Task to complete:
Write down exactly the lines of the records below, beginning with the first and ending with the line that includes "(7*a*x + 42*a".
-------- Information shown --------
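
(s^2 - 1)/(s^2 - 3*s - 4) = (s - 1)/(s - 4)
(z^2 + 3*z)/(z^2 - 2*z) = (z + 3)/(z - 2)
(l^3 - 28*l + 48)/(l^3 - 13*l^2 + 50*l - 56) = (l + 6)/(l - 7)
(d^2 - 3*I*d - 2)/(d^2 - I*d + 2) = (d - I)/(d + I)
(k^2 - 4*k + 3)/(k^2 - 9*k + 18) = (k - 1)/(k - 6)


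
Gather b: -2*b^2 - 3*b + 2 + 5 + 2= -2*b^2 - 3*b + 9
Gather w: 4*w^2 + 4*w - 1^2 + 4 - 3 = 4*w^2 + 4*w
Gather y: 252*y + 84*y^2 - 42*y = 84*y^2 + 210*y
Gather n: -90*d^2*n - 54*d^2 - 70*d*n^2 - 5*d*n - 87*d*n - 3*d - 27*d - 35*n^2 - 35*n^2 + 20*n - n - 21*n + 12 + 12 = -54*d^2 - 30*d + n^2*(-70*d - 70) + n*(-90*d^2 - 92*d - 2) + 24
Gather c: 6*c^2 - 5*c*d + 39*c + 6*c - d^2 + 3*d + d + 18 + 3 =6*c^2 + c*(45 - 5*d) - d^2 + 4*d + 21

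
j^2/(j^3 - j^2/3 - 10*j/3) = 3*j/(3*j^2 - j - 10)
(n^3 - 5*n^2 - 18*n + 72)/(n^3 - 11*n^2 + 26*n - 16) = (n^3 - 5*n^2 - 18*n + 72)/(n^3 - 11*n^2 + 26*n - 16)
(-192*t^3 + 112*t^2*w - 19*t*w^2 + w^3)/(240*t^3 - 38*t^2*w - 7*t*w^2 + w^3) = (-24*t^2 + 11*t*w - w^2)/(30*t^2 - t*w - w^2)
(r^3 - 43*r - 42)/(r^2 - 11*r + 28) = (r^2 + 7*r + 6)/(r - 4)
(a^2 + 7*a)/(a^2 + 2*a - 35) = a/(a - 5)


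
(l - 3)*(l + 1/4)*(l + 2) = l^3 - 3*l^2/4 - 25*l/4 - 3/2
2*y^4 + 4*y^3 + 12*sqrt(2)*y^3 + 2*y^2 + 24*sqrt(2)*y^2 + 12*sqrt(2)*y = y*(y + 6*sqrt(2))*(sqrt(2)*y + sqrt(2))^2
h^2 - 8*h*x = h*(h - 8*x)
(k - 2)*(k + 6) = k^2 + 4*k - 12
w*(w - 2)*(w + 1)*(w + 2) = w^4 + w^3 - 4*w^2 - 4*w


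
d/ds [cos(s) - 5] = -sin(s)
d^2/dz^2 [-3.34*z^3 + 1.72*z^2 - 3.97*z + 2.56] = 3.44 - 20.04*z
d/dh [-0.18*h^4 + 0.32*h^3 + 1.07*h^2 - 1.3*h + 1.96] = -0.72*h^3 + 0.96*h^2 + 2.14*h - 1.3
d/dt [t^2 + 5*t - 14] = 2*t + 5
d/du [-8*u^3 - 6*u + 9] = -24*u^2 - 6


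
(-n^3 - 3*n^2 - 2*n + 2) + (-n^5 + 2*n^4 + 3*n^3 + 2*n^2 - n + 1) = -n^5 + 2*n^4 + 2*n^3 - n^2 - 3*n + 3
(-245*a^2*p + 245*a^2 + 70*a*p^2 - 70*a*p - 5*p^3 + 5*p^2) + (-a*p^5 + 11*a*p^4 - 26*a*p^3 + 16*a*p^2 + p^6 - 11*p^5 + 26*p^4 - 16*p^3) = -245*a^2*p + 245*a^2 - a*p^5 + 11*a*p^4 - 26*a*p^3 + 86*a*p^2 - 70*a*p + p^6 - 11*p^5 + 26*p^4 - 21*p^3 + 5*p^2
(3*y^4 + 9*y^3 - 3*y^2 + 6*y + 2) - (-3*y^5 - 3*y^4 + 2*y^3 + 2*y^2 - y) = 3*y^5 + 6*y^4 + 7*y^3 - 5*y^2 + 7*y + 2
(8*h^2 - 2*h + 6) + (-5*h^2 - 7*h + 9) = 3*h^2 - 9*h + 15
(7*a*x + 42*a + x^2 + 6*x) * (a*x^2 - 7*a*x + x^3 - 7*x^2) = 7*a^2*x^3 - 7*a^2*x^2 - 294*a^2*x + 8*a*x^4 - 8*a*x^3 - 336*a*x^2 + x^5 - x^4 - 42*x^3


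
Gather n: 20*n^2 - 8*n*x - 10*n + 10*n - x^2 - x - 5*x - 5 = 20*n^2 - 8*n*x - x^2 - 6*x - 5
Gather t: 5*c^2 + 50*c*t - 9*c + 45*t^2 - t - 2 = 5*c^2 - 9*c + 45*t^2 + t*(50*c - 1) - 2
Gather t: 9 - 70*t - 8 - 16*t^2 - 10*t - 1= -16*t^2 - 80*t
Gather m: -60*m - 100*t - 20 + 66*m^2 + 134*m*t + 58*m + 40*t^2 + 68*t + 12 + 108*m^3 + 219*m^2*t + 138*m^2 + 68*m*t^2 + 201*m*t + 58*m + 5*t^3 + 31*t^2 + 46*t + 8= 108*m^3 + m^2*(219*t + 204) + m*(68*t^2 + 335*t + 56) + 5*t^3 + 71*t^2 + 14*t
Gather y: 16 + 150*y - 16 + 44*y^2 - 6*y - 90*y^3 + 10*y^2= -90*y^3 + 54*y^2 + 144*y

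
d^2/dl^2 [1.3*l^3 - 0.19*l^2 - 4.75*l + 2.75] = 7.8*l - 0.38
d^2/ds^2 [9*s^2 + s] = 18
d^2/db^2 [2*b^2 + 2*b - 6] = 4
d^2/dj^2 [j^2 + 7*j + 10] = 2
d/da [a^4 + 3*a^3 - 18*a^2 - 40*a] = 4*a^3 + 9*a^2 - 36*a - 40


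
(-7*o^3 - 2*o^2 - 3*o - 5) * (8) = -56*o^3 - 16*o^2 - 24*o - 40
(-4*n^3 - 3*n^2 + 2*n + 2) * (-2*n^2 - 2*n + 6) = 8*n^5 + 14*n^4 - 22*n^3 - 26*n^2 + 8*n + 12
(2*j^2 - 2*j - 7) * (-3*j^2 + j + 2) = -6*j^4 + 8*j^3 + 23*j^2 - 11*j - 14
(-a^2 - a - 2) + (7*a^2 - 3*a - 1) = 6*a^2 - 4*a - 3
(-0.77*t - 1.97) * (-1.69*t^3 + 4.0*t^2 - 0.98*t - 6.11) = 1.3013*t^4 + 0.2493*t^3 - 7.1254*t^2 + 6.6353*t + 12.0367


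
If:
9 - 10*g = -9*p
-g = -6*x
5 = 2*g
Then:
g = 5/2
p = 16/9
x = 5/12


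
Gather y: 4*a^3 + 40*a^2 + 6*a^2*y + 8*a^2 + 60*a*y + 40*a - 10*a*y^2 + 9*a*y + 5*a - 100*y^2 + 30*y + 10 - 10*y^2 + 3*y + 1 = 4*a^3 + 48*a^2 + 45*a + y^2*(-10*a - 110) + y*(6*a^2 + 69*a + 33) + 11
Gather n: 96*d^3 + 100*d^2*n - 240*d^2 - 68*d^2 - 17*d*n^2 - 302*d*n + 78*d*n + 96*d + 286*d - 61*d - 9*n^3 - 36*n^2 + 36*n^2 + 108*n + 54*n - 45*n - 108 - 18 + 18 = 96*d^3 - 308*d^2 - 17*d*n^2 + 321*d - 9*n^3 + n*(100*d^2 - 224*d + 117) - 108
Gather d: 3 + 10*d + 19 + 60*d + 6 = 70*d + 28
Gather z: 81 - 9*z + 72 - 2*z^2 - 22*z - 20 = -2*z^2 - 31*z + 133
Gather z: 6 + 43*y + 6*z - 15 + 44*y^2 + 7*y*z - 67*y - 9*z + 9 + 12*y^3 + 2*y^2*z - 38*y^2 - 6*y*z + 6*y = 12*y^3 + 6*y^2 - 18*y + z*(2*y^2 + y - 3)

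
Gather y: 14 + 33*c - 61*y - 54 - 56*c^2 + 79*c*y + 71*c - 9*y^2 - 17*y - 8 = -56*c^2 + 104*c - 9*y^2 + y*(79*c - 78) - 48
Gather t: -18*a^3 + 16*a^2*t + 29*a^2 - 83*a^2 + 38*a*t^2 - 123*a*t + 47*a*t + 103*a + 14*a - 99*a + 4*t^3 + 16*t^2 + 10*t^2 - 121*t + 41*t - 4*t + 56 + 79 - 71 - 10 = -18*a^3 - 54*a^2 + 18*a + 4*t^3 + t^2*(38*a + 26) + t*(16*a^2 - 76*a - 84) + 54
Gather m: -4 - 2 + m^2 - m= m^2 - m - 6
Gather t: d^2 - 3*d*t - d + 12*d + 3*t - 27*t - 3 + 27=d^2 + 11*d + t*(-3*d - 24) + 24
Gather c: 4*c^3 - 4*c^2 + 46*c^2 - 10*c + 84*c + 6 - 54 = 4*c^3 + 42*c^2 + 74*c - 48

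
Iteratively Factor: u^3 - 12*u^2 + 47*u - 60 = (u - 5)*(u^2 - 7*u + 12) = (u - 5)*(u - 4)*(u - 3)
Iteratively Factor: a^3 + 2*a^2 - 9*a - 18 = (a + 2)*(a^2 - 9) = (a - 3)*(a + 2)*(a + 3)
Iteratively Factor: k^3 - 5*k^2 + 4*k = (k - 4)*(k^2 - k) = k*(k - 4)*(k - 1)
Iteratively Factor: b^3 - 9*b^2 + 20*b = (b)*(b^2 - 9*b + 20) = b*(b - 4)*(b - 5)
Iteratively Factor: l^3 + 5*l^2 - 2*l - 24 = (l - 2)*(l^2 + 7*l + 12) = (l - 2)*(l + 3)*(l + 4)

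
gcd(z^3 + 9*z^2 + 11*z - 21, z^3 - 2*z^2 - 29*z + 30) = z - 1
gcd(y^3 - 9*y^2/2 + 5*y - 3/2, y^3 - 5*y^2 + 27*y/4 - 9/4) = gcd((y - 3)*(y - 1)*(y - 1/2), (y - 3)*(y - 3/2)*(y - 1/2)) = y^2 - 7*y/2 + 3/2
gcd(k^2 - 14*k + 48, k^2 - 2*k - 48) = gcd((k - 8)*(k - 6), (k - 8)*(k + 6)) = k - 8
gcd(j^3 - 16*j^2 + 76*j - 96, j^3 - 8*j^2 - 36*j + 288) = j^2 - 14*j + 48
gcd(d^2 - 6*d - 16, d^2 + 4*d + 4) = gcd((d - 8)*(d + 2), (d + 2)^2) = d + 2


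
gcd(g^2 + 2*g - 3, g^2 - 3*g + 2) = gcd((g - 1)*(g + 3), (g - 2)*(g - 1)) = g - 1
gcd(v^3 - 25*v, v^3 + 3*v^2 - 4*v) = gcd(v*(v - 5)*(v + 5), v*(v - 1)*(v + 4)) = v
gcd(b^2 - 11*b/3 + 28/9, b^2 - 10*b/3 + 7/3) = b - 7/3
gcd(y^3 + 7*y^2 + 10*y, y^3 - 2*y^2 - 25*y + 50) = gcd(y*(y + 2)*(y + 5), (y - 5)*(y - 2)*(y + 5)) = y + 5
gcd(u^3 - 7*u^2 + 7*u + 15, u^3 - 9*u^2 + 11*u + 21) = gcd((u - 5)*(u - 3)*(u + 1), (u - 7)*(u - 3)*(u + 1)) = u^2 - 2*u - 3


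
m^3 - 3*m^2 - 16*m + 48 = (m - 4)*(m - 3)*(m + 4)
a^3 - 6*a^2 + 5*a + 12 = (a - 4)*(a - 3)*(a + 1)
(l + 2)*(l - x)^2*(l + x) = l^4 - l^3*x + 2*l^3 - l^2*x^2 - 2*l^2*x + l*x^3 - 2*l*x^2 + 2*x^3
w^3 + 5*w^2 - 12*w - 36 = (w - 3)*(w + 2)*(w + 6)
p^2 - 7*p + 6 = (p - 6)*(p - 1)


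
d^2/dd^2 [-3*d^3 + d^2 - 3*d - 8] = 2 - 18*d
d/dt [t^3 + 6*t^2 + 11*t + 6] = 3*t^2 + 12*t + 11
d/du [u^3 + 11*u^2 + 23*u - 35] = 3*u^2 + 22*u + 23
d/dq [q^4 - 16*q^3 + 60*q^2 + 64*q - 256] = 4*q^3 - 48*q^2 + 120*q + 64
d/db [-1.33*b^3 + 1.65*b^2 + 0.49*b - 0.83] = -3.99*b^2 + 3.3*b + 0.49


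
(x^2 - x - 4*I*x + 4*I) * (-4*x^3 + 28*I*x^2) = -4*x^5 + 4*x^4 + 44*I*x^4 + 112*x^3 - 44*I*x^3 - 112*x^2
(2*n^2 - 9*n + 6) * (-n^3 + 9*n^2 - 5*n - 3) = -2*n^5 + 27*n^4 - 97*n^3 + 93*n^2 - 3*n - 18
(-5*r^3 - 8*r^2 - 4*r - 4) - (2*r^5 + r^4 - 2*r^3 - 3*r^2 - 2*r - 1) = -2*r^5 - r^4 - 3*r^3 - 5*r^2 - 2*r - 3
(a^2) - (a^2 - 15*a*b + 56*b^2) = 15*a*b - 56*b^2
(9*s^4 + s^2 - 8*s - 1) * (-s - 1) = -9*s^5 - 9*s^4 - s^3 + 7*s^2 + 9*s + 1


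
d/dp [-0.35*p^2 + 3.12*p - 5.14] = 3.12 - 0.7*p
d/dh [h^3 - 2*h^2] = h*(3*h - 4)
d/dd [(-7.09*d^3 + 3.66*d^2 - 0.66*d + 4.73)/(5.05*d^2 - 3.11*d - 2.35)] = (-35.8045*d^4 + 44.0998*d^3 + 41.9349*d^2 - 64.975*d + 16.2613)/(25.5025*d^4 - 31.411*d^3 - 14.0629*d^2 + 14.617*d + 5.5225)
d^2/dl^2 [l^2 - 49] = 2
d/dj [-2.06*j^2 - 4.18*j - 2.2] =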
--------
Answer section:
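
(s^2 - 1)/(s^2 - 3*s - 4) = (s - 1)/(s - 4)
(z^2 + 3*z)/(z^2 - 2*z) = (z + 3)/(z - 2)
(l^3 - 28*l + 48)/(l^3 - 13*l^2 + 50*l - 56) = (l + 6)/(l - 7)
(d^2 - 3*I*d - 2)/(d^2 - I*d + 2) = (d - I)/(d + I)
(k^2 - 4*k + 3)/(k^2 - 9*k + 18) = (k - 1)/(k - 6)


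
Gather b: -2*b^2 - 3*b + 2 + 5 + 2= -2*b^2 - 3*b + 9
Gather w: 4*w^2 + 4*w - 1^2 + 4 - 3 = 4*w^2 + 4*w
Gather y: 252*y + 84*y^2 - 42*y = 84*y^2 + 210*y
Gather n: -90*d^2*n - 54*d^2 - 70*d*n^2 - 5*d*n - 87*d*n - 3*d - 27*d - 35*n^2 - 35*n^2 + 20*n - n - 21*n + 12 + 12 = -54*d^2 - 30*d + n^2*(-70*d - 70) + n*(-90*d^2 - 92*d - 2) + 24
Gather c: 6*c^2 - 5*c*d + 39*c + 6*c - d^2 + 3*d + d + 18 + 3 =6*c^2 + c*(45 - 5*d) - d^2 + 4*d + 21

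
j^2/(j^3 - j^2/3 - 10*j/3) = 3*j/(3*j^2 - j - 10)
(n^3 - 5*n^2 - 18*n + 72)/(n^3 - 11*n^2 + 26*n - 16) = (n^3 - 5*n^2 - 18*n + 72)/(n^3 - 11*n^2 + 26*n - 16)
(-192*t^3 + 112*t^2*w - 19*t*w^2 + w^3)/(240*t^3 - 38*t^2*w - 7*t*w^2 + w^3) = (-24*t^2 + 11*t*w - w^2)/(30*t^2 - t*w - w^2)
(r^3 - 43*r - 42)/(r^2 - 11*r + 28) = (r^2 + 7*r + 6)/(r - 4)
(a^2 + 7*a)/(a^2 + 2*a - 35) = a/(a - 5)


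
(l - 3)*(l + 1/4)*(l + 2) = l^3 - 3*l^2/4 - 25*l/4 - 3/2
2*y^4 + 4*y^3 + 12*sqrt(2)*y^3 + 2*y^2 + 24*sqrt(2)*y^2 + 12*sqrt(2)*y = y*(y + 6*sqrt(2))*(sqrt(2)*y + sqrt(2))^2
h^2 - 8*h*x = h*(h - 8*x)
(k - 2)*(k + 6) = k^2 + 4*k - 12
w*(w - 2)*(w + 1)*(w + 2) = w^4 + w^3 - 4*w^2 - 4*w


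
d/ds [cos(s) - 5] = -sin(s)
d^2/dz^2 [-3.34*z^3 + 1.72*z^2 - 3.97*z + 2.56] = 3.44 - 20.04*z
d/dh [-0.18*h^4 + 0.32*h^3 + 1.07*h^2 - 1.3*h + 1.96] = -0.72*h^3 + 0.96*h^2 + 2.14*h - 1.3
d/dt [t^2 + 5*t - 14] = 2*t + 5
d/du [-8*u^3 - 6*u + 9] = -24*u^2 - 6


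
(-n^3 - 3*n^2 - 2*n + 2) + (-n^5 + 2*n^4 + 3*n^3 + 2*n^2 - n + 1) = -n^5 + 2*n^4 + 2*n^3 - n^2 - 3*n + 3
(-245*a^2*p + 245*a^2 + 70*a*p^2 - 70*a*p - 5*p^3 + 5*p^2) + (-a*p^5 + 11*a*p^4 - 26*a*p^3 + 16*a*p^2 + p^6 - 11*p^5 + 26*p^4 - 16*p^3) = -245*a^2*p + 245*a^2 - a*p^5 + 11*a*p^4 - 26*a*p^3 + 86*a*p^2 - 70*a*p + p^6 - 11*p^5 + 26*p^4 - 21*p^3 + 5*p^2
(3*y^4 + 9*y^3 - 3*y^2 + 6*y + 2) - (-3*y^5 - 3*y^4 + 2*y^3 + 2*y^2 - y) = 3*y^5 + 6*y^4 + 7*y^3 - 5*y^2 + 7*y + 2
(8*h^2 - 2*h + 6) + (-5*h^2 - 7*h + 9) = 3*h^2 - 9*h + 15
(7*a*x + 42*a + x^2 + 6*x) * (a*x^2 - 7*a*x + x^3 - 7*x^2) = 7*a^2*x^3 - 7*a^2*x^2 - 294*a^2*x + 8*a*x^4 - 8*a*x^3 - 336*a*x^2 + x^5 - x^4 - 42*x^3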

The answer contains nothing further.